** Opening Records for the exercise block **

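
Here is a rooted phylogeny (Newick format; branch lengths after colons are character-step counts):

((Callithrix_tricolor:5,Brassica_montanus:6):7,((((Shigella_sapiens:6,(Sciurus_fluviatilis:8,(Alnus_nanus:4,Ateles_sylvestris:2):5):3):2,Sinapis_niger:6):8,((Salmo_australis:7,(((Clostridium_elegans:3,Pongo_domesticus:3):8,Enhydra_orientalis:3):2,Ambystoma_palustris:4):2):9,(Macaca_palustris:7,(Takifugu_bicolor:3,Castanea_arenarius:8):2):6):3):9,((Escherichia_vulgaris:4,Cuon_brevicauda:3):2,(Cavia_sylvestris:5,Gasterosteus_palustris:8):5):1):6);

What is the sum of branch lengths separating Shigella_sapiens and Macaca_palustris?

The path runs Shigella_sapiens → … → MRCA → … → Macaca_palustris; the MRCA is the node subtending (((Shigella_sapiens,(Sciurus_fluviatilis,(Alnus_nanus,Ateles_sylvestris))),Sinapis_niger),((Salmo_australis,(((Clostridium_elegans,Pongo_domesticus),Enhydra_orientalis),Ambystoma_palustris)),(Macaca_palustris,(Takifugu_bicolor,Castanea_arenarius)))).
Branch lengths along that path: 6 + 2 + 8 + 3 + 6 + 7 = 32.

32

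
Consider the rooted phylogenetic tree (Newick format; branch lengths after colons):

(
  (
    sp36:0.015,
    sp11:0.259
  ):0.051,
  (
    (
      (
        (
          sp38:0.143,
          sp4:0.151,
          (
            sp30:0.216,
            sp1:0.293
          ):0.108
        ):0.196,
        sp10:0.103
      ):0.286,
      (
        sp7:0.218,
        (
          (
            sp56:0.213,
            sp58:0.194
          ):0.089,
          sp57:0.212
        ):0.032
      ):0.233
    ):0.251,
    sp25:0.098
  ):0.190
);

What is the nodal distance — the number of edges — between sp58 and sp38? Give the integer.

7

The MRCA of sp58 and sp38 is the node subtending (((sp38,sp4,(sp30,sp1)),sp10),(sp7,((sp56,sp58),sp57))).
From sp58 up to that node: 4 branches. From sp38 up to the same node: 3 branches. Total: 4 + 3 = 7.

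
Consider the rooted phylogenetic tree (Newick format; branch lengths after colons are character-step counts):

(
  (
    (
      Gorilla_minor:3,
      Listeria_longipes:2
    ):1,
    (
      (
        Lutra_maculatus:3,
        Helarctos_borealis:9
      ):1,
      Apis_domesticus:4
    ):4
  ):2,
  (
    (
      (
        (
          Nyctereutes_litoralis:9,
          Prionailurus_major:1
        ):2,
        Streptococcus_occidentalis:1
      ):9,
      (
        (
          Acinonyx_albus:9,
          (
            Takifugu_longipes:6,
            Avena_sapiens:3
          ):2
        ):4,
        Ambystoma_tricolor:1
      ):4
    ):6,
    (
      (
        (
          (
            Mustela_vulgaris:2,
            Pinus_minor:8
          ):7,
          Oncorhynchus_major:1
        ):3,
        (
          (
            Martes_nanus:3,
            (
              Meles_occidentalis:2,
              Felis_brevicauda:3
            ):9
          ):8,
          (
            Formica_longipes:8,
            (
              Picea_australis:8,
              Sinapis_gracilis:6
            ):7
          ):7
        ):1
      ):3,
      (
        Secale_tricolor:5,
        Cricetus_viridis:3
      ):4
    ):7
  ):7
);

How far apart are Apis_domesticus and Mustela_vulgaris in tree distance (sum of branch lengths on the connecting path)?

The path runs Apis_domesticus → … → MRCA → … → Mustela_vulgaris; the MRCA is the root of the tree.
Branch lengths along that path: 4 + 4 + 2 + 7 + 7 + 3 + 3 + 7 + 2 = 39.

39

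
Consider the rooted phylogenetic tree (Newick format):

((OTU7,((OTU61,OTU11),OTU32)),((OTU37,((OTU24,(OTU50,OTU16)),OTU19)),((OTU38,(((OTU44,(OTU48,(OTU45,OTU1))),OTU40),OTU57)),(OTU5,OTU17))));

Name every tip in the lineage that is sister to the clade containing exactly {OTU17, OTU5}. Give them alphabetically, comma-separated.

OTU1, OTU38, OTU40, OTU44, OTU45, OTU48, OTU57

The clade containing exactly {OTU17, OTU5} attaches to the tree at the node subtending ((OTU38,(((OTU44,(OTU48,(OTU45,OTU1))),OTU40),OTU57)),(OTU5,OTU17)).
The other lineage descending from that same node — the sister group — is (OTU38,(((OTU44,(OTU48,(OTU45,OTU1))),OTU40),OTU57)); its 7 tips in alphabetical order are the answer.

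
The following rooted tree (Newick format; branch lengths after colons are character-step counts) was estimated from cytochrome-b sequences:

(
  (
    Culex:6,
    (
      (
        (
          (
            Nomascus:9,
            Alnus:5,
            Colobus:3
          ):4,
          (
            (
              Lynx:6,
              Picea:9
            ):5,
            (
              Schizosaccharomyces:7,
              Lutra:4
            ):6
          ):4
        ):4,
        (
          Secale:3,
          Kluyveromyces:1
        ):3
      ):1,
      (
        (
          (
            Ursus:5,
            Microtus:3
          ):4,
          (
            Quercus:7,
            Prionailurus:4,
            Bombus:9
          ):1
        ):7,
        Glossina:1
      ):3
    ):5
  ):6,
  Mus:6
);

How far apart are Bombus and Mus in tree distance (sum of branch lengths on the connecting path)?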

** Closing Records for the exercise block **

* **What needs to be done**
Every record is to be retyped exactly as given.

* **Your response**
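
Here is a rooted phylogeny (Newick format; branch lengths after colons are character-step counts):

((Callithrix_tricolor:5,Brassica_montanus:6):7,((((Shigella_sapiens:6,(Sciurus_fluviatilis:8,(Alnus_nanus:4,Ateles_sylvestris:2):5):3):2,Sinapis_niger:6):8,((Salmo_australis:7,(((Clostridium_elegans:3,Pongo_domesticus:3):8,Enhydra_orientalis:3):2,Ambystoma_palustris:4):2):9,(Macaca_palustris:7,(Takifugu_bicolor:3,Castanea_arenarius:8):2):6):3):9,((Escherichia_vulgaris:4,Cuon_brevicauda:3):2,(Cavia_sylvestris:5,Gasterosteus_palustris:8):5):1):6);

What is the sum of branch lengths separating Shigella_sapiens and Macaca_palustris?

The path runs Shigella_sapiens → … → MRCA → … → Macaca_palustris; the MRCA is the node subtending (((Shigella_sapiens,(Sciurus_fluviatilis,(Alnus_nanus,Ateles_sylvestris))),Sinapis_niger),((Salmo_australis,(((Clostridium_elegans,Pongo_domesticus),Enhydra_orientalis),Ambystoma_palustris)),(Macaca_palustris,(Takifugu_bicolor,Castanea_arenarius)))).
Branch lengths along that path: 6 + 2 + 8 + 3 + 6 + 7 = 32.

32

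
Consider the rooted phylogenetic tree (Newick format; branch lengths after colons):

(
  (
    sp36:0.015,
    sp11:0.259
  ):0.051,
  (
    (
      (
        (
          sp38:0.143,
          sp4:0.151,
          (
            sp30:0.216,
            sp1:0.293
          ):0.108
        ):0.196,
        sp10:0.103
      ):0.286,
      (
        sp7:0.218,
        (
          (
            sp56:0.213,
            sp58:0.194
          ):0.089,
          sp57:0.212
        ):0.032
      ):0.233
    ):0.251,
    sp25:0.098
  ):0.190
);

What is the nodal distance — the number of edges — between sp58 and sp38? Give the integer.

7

The MRCA of sp58 and sp38 is the node subtending (((sp38,sp4,(sp30,sp1)),sp10),(sp7,((sp56,sp58),sp57))).
From sp58 up to that node: 4 branches. From sp38 up to the same node: 3 branches. Total: 4 + 3 = 7.

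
Consider the rooted phylogenetic tree (Newick format; branch lengths after colons are character-step counts):

(
  (
    (
      Gorilla_minor:3,
      Listeria_longipes:2
    ):1,
    (
      (
        Lutra_maculatus:3,
        Helarctos_borealis:9
      ):1,
      Apis_domesticus:4
    ):4
  ):2,
  (
    (
      (
        (
          Nyctereutes_litoralis:9,
          Prionailurus_major:1
        ):2,
        Streptococcus_occidentalis:1
      ):9,
      (
        (
          Acinonyx_albus:9,
          (
            Takifugu_longipes:6,
            Avena_sapiens:3
          ):2
        ):4,
        Ambystoma_tricolor:1
      ):4
    ):6,
    (
      (
        (
          (
            Mustela_vulgaris:2,
            Pinus_minor:8
          ):7,
          Oncorhynchus_major:1
        ):3,
        (
          (
            Martes_nanus:3,
            (
              Meles_occidentalis:2,
              Felis_brevicauda:3
            ):9
          ):8,
          (
            Formica_longipes:8,
            (
              Picea_australis:8,
              Sinapis_gracilis:6
            ):7
          ):7
        ):1
      ):3,
      (
        Secale_tricolor:5,
        Cricetus_viridis:3
      ):4
    ):7
  ):7
);

How far apart are Apis_domesticus and Mustela_vulgaris in tree distance (sum of branch lengths on the connecting path)?

The path runs Apis_domesticus → … → MRCA → … → Mustela_vulgaris; the MRCA is the root of the tree.
Branch lengths along that path: 4 + 4 + 2 + 7 + 7 + 3 + 3 + 7 + 2 = 39.

39

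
Consider the rooted phylogenetic tree (Newick format):

((OTU7,((OTU61,OTU11),OTU32)),((OTU37,((OTU24,(OTU50,OTU16)),OTU19)),((OTU38,(((OTU44,(OTU48,(OTU45,OTU1))),OTU40),OTU57)),(OTU5,OTU17))));

Name every tip in the lineage that is sister to the clade containing exactly {OTU17, OTU5}. Give them alphabetically, comma-separated.

OTU1, OTU38, OTU40, OTU44, OTU45, OTU48, OTU57

The clade containing exactly {OTU17, OTU5} attaches to the tree at the node subtending ((OTU38,(((OTU44,(OTU48,(OTU45,OTU1))),OTU40),OTU57)),(OTU5,OTU17)).
The other lineage descending from that same node — the sister group — is (OTU38,(((OTU44,(OTU48,(OTU45,OTU1))),OTU40),OTU57)); its 7 tips in alphabetical order are the answer.

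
The following rooted tree (Newick format; branch lengths after colons are character-step counts) was estimated from cytochrome-b sequences:

(
  (
    Culex:6,
    (
      (
        (
          (
            Nomascus:9,
            Alnus:5,
            Colobus:3
          ):4,
          (
            (
              Lynx:6,
              Picea:9
            ):5,
            (
              Schizosaccharomyces:7,
              Lutra:4
            ):6
          ):4
        ):4,
        (
          Secale:3,
          Kluyveromyces:1
        ):3
      ):1,
      (
        (
          (
            Ursus:5,
            Microtus:3
          ):4,
          (
            Quercus:7,
            Prionailurus:4,
            Bombus:9
          ):1
        ):7,
        Glossina:1
      ):3
    ):5
  ):6,
  Mus:6
);

How far apart are Bombus and Mus in tree distance (sum of branch lengths on the connecting path)?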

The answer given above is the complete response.